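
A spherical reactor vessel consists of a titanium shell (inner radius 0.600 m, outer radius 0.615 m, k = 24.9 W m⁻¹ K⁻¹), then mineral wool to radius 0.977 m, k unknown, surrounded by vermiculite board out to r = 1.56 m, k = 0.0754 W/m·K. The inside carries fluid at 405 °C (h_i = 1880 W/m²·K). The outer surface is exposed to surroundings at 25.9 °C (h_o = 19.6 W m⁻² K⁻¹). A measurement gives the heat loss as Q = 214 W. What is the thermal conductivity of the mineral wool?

ΣR = ΔT/Q = |405 − 25.9|/214 = 1.771 K/W
Known resistances:
  R_conv,in = 1/(4πr²h) = 1/(4π·0.600²·1880) = 1.176×10^-4 K/W
  R_titanium = (1/0.600 − 1/0.615)/(4πk) = 0.04065/(4π·24.9) = 1.299×10^-4 K/W
  R_vermiculite board = (1/0.977 − 1/1.56)/(4πk) = 0.3825/(4π·0.0754) = 0.4037 K/W
  R_conv,out = 1/(4πr²h) = 1/(4π·1.56²·19.6) = 0.001668 K/W
R_mineral wool = ΣR − ΣR_known = 1.771 − 0.4056 = 1.365 K/W
(1/r₁−1/r₂)/(4πk) = 1.365 ⇒ k = 0.6025/(4π·1.365) = 0.0351 W/m·K

k = 0.0351 W/m·K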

::::::

WHAT IS EXPECTED: Could you copy each line above word for word?

OUTPUT:
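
A spherical reactor vessel consists of a titanium shell (inner radius 0.600 m, outer radius 0.615 m, k = 24.9 W m⁻¹ K⁻¹), then mineral wool to radius 0.977 m, k unknown, surrounded by vermiculite board out to r = 1.56 m, k = 0.0754 W/m·K. The inside carries fluid at 405 °C (h_i = 1880 W/m²·K). The outer surface is exposed to surroundings at 25.9 °C (h_o = 19.6 W m⁻² K⁻¹). A measurement gives the heat loss as Q = 214 W. What is the thermal conductivity of the mineral wool?

ΣR = ΔT/Q = |405 − 25.9|/214 = 1.771 K/W
Known resistances:
  R_conv,in = 1/(4πr²h) = 1/(4π·0.600²·1880) = 1.176×10^-4 K/W
  R_titanium = (1/0.600 − 1/0.615)/(4πk) = 0.04065/(4π·24.9) = 1.299×10^-4 K/W
  R_vermiculite board = (1/0.977 − 1/1.56)/(4πk) = 0.3825/(4π·0.0754) = 0.4037 K/W
  R_conv,out = 1/(4πr²h) = 1/(4π·1.56²·19.6) = 0.001668 K/W
R_mineral wool = ΣR − ΣR_known = 1.771 − 0.4056 = 1.365 K/W
(1/r₁−1/r₂)/(4πk) = 1.365 ⇒ k = 0.6025/(4π·1.365) = 0.0351 W/m·K

k = 0.0351 W/m·K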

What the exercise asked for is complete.